**Your task**
Once you reach the line containing "The total radiant output of a spacecraft" in the entries below, write out that line and each one after it down to the line containing "A star of radius", exactly and with nothing added.

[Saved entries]
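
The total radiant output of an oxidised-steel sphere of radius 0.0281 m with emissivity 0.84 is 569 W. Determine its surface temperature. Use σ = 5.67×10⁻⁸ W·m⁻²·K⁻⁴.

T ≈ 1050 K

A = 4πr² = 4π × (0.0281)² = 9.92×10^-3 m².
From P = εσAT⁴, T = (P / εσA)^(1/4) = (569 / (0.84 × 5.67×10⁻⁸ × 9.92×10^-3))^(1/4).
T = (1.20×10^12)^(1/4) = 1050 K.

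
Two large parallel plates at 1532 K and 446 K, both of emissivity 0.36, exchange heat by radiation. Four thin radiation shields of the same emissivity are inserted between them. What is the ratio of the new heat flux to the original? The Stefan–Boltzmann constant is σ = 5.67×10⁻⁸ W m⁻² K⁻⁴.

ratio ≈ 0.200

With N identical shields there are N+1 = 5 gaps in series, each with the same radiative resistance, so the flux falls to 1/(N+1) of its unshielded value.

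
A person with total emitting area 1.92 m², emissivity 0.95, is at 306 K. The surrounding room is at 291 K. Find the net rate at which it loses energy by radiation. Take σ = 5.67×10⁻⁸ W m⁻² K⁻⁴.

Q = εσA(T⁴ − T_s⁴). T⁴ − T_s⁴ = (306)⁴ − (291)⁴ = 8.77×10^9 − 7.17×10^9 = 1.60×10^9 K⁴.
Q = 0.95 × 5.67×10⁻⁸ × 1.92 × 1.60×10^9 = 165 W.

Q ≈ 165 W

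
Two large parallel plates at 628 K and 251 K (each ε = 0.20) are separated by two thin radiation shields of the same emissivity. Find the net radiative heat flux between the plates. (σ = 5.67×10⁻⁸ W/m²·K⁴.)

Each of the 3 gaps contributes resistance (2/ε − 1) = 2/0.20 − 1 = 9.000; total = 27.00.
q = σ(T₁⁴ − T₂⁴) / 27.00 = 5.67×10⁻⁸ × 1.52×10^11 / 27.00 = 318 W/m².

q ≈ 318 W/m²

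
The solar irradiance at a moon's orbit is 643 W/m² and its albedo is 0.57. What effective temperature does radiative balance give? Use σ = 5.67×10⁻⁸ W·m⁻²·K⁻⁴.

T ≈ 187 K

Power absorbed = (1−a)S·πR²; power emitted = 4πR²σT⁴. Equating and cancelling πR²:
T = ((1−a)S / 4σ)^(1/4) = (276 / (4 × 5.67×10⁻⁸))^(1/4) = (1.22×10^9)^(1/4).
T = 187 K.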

==

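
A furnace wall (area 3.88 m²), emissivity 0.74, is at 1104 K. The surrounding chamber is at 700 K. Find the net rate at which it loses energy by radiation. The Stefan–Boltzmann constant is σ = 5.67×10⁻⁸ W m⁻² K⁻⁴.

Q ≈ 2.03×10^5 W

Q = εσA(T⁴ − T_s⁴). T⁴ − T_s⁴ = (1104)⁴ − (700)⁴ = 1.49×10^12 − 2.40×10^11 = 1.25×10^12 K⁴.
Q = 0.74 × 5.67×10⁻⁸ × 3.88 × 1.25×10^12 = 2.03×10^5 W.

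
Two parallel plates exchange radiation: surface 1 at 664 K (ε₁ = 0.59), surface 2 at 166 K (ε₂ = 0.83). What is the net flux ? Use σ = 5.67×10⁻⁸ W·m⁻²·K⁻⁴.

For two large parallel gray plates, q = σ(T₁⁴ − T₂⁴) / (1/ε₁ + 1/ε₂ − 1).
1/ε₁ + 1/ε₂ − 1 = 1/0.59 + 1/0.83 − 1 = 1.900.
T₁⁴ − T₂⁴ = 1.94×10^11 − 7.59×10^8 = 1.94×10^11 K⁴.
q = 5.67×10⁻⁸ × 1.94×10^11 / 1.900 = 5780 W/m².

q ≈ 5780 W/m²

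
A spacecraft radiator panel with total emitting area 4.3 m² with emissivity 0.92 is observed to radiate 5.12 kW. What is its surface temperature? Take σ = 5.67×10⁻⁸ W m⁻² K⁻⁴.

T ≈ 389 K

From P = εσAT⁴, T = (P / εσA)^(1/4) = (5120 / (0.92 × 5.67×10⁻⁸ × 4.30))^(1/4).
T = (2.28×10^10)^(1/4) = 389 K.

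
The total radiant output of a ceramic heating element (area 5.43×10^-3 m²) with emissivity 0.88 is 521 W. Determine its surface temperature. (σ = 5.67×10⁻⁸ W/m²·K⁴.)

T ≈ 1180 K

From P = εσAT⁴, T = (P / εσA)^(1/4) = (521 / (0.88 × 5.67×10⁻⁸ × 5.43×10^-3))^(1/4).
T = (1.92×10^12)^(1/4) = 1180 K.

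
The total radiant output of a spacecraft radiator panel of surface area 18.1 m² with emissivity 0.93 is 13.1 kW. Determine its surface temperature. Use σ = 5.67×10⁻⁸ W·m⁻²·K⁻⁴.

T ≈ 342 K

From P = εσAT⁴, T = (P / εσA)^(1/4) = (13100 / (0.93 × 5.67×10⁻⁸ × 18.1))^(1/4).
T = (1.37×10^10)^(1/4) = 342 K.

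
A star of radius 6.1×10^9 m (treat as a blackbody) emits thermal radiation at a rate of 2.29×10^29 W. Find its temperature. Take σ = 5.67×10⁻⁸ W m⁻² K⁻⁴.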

**Answer section**
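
The total radiant output of a spacecraft radiator panel of surface area 18.1 m² with emissivity 0.93 is 13.1 kW. Determine its surface temperature. Use σ = 5.67×10⁻⁸ W·m⁻²·K⁻⁴.

T ≈ 342 K

From P = εσAT⁴, T = (P / εσA)^(1/4) = (13100 / (0.93 × 5.67×10⁻⁸ × 18.1))^(1/4).
T = (1.37×10^10)^(1/4) = 342 K.

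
A star of radius 6.1×10^9 m (treat as a blackbody) emits thermal radiation at a rate of 2.29×10^29 W. Find its temperature. Take σ = 5.67×10⁻⁸ W m⁻² K⁻⁴.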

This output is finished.